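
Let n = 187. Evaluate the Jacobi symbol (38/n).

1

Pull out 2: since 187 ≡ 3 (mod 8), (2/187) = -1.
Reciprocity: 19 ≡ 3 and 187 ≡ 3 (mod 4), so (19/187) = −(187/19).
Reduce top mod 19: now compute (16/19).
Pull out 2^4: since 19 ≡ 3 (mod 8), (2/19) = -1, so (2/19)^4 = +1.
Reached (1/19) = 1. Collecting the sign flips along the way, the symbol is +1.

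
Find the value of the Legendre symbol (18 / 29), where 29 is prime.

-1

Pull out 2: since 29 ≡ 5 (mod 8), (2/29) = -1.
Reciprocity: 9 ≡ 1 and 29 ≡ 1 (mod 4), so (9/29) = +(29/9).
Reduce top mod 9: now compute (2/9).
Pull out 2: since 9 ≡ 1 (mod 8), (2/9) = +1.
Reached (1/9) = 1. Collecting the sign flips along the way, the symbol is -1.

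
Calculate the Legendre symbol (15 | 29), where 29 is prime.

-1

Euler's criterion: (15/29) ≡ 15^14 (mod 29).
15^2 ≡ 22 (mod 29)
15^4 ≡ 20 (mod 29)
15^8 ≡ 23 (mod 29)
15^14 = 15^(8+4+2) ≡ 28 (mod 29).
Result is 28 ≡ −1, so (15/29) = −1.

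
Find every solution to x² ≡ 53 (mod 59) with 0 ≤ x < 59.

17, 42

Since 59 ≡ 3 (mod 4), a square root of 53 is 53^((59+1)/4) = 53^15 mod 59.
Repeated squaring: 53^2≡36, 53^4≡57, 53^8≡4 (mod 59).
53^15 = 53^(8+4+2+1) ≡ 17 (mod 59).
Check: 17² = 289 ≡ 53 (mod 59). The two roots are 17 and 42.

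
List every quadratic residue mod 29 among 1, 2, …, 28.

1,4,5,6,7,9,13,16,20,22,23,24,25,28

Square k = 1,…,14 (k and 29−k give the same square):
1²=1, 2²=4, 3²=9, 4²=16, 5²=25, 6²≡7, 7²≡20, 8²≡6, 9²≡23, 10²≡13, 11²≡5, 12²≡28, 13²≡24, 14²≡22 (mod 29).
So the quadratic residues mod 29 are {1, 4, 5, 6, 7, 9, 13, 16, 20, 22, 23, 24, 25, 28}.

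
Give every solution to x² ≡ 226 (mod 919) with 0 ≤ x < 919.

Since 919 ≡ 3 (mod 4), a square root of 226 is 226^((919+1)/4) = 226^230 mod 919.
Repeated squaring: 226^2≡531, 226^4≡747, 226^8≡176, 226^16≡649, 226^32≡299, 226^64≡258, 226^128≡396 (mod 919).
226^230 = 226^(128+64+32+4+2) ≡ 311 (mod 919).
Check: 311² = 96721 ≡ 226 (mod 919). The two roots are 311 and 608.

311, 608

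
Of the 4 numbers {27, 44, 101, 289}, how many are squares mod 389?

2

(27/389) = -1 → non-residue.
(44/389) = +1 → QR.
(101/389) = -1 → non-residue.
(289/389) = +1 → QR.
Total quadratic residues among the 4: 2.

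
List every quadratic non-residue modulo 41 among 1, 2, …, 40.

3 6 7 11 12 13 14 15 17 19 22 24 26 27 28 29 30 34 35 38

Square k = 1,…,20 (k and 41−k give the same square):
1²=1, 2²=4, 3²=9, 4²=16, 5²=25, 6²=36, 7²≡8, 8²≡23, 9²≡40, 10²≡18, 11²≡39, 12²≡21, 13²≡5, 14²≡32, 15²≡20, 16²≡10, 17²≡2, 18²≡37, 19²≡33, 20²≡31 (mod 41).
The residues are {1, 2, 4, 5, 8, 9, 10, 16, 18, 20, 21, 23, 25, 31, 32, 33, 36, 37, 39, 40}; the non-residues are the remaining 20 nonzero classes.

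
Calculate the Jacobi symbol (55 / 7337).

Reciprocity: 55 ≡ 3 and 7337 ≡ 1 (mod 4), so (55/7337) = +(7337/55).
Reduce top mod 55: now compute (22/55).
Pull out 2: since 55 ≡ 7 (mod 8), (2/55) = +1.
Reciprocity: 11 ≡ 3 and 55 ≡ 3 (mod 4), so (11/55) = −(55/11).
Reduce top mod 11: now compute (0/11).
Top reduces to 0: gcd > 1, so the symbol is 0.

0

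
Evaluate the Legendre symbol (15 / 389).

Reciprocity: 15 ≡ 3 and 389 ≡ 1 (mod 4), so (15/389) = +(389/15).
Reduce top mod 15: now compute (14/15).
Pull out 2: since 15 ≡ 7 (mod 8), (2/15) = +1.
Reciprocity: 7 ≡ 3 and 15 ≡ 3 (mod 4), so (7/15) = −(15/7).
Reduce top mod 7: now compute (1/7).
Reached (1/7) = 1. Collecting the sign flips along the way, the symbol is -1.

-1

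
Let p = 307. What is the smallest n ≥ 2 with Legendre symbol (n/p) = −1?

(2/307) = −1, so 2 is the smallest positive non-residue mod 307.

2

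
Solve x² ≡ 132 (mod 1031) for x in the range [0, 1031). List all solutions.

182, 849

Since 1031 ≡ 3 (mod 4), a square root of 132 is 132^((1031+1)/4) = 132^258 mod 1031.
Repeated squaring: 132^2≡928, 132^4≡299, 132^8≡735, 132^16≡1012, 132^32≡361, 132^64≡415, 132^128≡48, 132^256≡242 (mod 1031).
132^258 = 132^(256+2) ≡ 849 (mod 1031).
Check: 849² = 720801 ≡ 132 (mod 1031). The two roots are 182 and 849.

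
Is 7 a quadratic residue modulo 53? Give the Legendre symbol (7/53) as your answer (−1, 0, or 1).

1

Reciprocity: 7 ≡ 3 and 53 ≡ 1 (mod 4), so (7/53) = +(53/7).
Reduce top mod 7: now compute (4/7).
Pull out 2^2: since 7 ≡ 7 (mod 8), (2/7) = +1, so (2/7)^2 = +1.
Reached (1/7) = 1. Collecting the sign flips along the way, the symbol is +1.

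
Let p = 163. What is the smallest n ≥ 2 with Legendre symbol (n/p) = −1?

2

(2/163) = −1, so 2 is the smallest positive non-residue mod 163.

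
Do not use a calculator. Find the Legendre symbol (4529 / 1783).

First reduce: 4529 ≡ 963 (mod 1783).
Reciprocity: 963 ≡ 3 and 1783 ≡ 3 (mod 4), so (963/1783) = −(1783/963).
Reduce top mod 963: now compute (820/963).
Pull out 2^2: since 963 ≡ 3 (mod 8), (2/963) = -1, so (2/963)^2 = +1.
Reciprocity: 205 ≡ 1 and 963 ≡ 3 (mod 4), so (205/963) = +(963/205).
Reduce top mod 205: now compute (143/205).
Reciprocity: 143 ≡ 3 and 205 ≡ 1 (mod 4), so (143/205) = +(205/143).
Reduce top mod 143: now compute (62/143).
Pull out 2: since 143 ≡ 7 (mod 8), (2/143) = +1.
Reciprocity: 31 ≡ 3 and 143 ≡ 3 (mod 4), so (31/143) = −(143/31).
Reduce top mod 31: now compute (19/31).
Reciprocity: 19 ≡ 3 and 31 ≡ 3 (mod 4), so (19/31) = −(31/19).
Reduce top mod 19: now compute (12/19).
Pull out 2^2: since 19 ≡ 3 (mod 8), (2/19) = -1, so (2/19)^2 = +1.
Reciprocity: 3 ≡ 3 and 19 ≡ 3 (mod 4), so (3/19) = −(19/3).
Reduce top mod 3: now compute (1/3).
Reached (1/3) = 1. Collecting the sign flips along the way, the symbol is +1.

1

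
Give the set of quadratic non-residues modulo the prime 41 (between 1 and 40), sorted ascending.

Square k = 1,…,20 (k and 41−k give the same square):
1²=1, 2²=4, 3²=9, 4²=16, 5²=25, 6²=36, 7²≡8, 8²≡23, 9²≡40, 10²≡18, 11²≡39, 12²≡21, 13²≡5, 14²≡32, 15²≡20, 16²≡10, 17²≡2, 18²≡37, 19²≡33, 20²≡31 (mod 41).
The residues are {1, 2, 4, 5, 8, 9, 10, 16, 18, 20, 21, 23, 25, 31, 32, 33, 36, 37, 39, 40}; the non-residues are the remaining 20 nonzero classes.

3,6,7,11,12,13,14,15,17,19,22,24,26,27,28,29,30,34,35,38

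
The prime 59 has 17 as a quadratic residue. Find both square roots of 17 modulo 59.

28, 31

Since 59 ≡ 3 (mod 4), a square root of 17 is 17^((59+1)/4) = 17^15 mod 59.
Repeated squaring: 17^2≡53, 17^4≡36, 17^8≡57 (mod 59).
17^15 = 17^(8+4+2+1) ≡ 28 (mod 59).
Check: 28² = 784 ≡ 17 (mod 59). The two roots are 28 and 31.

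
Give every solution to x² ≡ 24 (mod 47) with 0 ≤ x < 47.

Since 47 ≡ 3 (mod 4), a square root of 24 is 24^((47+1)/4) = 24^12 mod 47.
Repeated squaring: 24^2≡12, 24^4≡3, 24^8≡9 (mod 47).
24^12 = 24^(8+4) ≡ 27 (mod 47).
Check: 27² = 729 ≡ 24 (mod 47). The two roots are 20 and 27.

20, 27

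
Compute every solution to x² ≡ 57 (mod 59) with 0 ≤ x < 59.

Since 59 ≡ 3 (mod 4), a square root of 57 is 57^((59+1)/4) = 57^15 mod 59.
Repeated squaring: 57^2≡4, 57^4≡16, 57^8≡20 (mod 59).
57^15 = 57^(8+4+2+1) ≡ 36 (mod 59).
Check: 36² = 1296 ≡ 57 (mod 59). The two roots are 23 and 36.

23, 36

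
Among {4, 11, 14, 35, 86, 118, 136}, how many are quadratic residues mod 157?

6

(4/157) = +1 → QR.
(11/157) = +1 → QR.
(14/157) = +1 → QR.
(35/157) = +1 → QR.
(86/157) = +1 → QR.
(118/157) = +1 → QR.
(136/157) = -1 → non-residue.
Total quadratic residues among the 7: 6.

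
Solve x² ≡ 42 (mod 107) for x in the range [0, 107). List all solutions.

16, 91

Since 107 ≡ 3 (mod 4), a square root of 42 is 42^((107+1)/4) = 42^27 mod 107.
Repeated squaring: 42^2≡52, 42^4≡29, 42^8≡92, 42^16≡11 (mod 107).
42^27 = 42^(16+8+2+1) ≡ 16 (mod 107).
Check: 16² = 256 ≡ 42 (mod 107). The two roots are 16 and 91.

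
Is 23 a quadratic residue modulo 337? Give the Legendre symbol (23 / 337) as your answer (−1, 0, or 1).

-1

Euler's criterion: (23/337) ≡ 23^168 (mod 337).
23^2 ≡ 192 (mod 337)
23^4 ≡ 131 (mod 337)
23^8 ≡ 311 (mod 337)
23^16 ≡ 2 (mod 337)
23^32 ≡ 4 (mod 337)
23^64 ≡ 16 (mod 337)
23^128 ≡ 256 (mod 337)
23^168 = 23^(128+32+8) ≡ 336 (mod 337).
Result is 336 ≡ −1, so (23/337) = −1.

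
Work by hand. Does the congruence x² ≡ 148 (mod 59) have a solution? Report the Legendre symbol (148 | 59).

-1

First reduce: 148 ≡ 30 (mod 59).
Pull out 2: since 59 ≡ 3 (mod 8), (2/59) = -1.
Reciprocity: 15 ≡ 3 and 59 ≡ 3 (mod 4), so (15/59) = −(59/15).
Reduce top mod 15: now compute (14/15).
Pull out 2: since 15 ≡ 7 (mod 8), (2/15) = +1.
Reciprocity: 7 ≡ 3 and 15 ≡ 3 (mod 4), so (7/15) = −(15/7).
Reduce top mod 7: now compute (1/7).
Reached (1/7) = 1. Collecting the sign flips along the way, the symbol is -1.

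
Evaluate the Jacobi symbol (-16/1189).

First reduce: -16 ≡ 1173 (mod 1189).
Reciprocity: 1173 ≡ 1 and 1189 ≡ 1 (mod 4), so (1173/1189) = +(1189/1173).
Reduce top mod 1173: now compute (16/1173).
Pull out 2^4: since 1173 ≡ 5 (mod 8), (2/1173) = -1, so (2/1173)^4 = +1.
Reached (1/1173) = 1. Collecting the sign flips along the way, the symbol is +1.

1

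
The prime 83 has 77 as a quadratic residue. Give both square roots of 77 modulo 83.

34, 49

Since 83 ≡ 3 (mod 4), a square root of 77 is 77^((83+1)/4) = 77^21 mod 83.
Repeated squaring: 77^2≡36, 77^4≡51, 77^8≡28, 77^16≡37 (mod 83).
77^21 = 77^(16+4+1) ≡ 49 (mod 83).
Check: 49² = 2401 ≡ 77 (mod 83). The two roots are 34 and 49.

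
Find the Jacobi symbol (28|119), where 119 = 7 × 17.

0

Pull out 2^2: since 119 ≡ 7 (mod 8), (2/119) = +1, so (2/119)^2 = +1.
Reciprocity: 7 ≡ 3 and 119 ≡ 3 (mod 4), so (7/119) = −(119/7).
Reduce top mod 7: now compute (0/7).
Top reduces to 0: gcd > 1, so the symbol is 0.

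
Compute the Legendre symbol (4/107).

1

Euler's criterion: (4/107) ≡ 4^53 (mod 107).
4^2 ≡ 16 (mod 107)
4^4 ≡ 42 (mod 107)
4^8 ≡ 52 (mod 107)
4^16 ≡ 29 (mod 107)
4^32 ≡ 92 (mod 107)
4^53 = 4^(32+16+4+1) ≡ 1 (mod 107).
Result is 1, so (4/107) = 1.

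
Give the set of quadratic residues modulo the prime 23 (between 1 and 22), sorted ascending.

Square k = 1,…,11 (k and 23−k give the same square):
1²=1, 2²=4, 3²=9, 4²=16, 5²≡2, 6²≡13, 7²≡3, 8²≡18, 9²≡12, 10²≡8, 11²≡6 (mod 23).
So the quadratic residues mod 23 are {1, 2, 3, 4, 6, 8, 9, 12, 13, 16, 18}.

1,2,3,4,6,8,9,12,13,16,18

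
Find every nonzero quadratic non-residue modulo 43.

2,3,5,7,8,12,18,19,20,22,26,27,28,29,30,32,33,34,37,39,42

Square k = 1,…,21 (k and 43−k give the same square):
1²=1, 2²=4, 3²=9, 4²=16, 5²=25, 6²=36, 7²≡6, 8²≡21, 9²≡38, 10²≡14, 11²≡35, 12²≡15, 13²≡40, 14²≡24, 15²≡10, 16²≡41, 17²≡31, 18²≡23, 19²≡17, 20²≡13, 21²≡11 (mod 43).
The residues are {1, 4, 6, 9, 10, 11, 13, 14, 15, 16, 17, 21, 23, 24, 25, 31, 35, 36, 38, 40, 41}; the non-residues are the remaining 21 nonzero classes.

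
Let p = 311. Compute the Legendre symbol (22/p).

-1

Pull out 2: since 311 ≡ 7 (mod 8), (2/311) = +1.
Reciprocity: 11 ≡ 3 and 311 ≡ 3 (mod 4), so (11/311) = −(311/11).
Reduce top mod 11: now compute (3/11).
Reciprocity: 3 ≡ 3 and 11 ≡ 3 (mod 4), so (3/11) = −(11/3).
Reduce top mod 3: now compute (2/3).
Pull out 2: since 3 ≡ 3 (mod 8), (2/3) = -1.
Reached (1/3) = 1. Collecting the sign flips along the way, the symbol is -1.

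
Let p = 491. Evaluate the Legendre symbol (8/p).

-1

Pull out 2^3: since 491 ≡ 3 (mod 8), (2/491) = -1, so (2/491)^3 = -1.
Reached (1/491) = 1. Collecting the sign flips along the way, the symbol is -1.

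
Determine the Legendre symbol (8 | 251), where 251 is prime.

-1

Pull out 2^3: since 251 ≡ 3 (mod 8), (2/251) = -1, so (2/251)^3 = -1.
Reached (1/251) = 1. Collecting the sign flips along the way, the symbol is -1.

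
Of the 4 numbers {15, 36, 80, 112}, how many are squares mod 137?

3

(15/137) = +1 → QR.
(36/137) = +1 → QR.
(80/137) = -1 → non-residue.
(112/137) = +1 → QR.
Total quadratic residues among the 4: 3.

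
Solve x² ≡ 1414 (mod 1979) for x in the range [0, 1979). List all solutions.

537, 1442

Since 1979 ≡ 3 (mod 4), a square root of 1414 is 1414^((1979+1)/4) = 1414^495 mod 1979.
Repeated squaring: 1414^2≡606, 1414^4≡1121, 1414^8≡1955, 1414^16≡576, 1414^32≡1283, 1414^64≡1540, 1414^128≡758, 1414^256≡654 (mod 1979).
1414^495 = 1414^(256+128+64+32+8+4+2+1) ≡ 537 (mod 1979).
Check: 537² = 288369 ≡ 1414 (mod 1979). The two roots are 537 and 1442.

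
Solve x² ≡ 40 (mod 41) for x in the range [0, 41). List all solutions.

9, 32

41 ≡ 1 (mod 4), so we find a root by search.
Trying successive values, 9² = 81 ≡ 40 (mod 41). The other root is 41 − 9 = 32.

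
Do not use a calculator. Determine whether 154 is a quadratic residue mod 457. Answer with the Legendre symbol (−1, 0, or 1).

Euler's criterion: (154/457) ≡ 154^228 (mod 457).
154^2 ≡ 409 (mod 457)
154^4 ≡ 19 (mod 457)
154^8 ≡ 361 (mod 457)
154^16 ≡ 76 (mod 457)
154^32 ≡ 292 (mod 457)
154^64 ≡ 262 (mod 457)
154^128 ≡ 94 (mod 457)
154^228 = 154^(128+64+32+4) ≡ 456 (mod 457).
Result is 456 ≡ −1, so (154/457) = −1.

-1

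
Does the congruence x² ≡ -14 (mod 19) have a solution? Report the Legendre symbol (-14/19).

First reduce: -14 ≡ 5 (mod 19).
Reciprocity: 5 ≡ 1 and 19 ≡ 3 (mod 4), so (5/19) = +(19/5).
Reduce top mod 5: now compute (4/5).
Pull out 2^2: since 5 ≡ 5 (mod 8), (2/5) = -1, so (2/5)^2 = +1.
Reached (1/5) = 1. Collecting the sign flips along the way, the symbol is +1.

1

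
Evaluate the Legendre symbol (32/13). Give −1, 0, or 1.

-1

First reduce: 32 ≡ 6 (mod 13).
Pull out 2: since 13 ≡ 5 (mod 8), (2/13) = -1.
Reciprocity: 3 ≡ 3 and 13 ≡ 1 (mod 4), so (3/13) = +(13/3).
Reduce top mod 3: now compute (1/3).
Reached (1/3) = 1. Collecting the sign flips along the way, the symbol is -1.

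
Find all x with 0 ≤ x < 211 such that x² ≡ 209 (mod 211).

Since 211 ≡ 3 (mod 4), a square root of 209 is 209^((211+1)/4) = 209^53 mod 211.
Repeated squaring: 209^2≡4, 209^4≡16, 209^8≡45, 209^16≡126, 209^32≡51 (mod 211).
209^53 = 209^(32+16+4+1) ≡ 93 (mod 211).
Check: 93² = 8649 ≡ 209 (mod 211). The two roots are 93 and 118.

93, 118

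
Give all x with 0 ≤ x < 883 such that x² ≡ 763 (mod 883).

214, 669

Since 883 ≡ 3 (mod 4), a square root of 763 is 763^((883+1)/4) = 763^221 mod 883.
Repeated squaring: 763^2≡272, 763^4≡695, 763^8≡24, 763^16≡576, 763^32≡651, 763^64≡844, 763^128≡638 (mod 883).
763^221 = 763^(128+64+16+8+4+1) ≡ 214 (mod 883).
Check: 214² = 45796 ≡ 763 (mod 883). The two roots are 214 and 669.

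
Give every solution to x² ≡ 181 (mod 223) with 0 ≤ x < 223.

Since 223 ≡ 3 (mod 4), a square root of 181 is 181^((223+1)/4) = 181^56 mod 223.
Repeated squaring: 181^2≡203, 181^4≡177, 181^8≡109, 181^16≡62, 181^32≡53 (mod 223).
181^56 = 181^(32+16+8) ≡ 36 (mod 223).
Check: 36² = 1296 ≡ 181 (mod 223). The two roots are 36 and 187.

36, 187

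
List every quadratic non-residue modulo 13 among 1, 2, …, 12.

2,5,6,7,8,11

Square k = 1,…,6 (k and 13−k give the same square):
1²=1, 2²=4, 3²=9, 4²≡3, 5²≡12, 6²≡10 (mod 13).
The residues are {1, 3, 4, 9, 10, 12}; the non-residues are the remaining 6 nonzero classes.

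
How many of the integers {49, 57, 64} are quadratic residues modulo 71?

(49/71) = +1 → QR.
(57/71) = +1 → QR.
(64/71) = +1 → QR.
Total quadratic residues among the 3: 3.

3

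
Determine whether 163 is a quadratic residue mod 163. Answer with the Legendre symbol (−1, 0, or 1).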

## THE PROBLEM:
All that is wanted is the lines from the one containing "How many of" through the last line of the records, restated word for word.

## THE COMPLETED TASK:
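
How many of the integers {49, 57, 64} are quadratic residues modulo 71?

(49/71) = +1 → QR.
(57/71) = +1 → QR.
(64/71) = +1 → QR.
Total quadratic residues among the 3: 3.

3

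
Determine whether 163 is a quadratic residue mod 163. Answer with the Legendre symbol (−1, 0, or 1).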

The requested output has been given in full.